## Work required
In the records below, which lines include "shown"? Copy them.

## The input
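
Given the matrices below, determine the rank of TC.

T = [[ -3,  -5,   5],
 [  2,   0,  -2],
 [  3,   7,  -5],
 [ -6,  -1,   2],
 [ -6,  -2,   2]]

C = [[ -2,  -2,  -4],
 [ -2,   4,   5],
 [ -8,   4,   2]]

First compute TC:
[[-24,   6,  -3],
 [ 12, -12, -12],
 [ 20,   2,  13],
 [ -2,  16,  23],
 [  0,  12,  18]]
Now row reduce the product.
R2 ← R2 + (1/2)·R1: [0, -9, -27/2]
R3 ← R3 + (5/6)·R1: [0, 7, 21/2]
R4 ← R4 − (1/12)·R1: [0, 31/2, 93/4]
R3 ← R3 + (7/9)·R2: [0, 0, 0]
R4 ← R4 + (31/18)·R2: [0, 0, 0]
R5 ← R5 + (4/3)·R2: [0, 0, 0]
2 nonzero rows, so rank(TC) = 2.

2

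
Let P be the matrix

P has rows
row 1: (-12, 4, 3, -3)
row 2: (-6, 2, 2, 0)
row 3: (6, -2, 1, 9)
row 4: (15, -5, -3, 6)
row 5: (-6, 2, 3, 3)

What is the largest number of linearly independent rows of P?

2

Row reduce to echelon form.
R2 ← R2 − (1/2)·R1: [0, 0, 1/2, 3/2]
R3 ← R3 + (1/2)·R1: [0, 0, 5/2, 15/2]
R4 ← R4 + (5/4)·R1: [0, 0, 3/4, 9/4]
R5 ← R5 − (1/2)·R1: [0, 0, 3/2, 9/2]
R3 ← R3 − (5)·R2: [0, 0, 0, 0]
R4 ← R4 − (3/2)·R2: [0, 0, 0, 0]
R5 ← R5 − (3)·R2: [0, 0, 0, 0]
Echelon form has 2 nonzero rows, so rank(P) = 2.
The rank gives the maximum number of linearly independent rows: 2.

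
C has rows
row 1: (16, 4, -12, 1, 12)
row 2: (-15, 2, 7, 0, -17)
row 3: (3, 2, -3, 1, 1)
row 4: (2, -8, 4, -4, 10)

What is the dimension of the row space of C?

Row reduce to echelon form.
R2 ← R2 + (15/16)·R1: [0, 23/4, -17/4, 15/16, -23/4]
R3 ← R3 − (3/16)·R1: [0, 5/4, -3/4, 13/16, -5/4]
R4 ← R4 − (1/8)·R1: [0, -17/2, 11/2, -33/8, 17/2]
R3 ← R3 − (5/23)·R2: [0, 0, 4/23, 14/23, 0]
R4 ← R4 + (34/23)·R2: [0, 0, -18/23, -63/23, 0]
R4 ← R4 + (9/2)·R3: [0, 0, 0, 0, 0]
Echelon form has 3 nonzero rows, so rank(C) = 3.
The row space has dimension equal to the rank: 3.

3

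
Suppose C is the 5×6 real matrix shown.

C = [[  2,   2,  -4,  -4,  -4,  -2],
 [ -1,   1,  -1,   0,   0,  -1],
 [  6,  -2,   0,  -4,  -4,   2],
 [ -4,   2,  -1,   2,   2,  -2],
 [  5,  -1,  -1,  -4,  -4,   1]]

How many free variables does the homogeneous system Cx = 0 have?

Row reduce to echelon form.
R2 ← R2 + (1/2)·R1: [0, 2, -3, -2, -2, -2]
R3 ← R3 − (3)·R1: [0, -8, 12, 8, 8, 8]
R4 ← R4 + (2)·R1: [0, 6, -9, -6, -6, -6]
R5 ← R5 − (5/2)·R1: [0, -6, 9, 6, 6, 6]
R3 ← R3 + (4)·R2: [0, 0, 0, 0, 0, 0]
R4 ← R4 − (3)·R2: [0, 0, 0, 0, 0, 0]
R5 ← R5 + (3)·R2: [0, 0, 0, 0, 0, 0]
2 nonzero rows, so rank(C) = 2.
C has 6 columns; by rank–nullity, nullity = 6 − 2 = 4.

4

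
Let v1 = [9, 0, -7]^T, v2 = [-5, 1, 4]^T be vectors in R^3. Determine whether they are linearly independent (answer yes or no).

yes

Form the matrix with these vectors as rows and row reduce.
R2 ← R2 + (5/9)·R1: [0, 1, 1/9]
2 nonzero rows, so the 2 vectors span a space of dimension 2.
Since 2 = 2, the vectors are linearly independent.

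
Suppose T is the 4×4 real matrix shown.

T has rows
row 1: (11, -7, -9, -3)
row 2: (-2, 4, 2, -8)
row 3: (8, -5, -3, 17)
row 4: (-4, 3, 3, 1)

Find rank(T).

Row reduce to echelon form.
R2 ← R2 + (2/11)·R1: [0, 30/11, 4/11, -94/11]
R3 ← R3 − (8/11)·R1: [0, 1/11, 39/11, 211/11]
R4 ← R4 + (4/11)·R1: [0, 5/11, -3/11, -1/11]
R3 ← R3 − (1/30)·R2: [0, 0, 53/15, 292/15]
R4 ← R4 − (1/6)·R2: [0, 0, -1/3, 4/3]
R4 ← R4 + (5/53)·R3: [0, 0, 0, 168/53]
Echelon form has 4 nonzero rows, so rank(T) = 4.

4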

## Reply
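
Suppose C is the 5×6 real matrix shown.
Suppose T is the 4×4 real matrix shown.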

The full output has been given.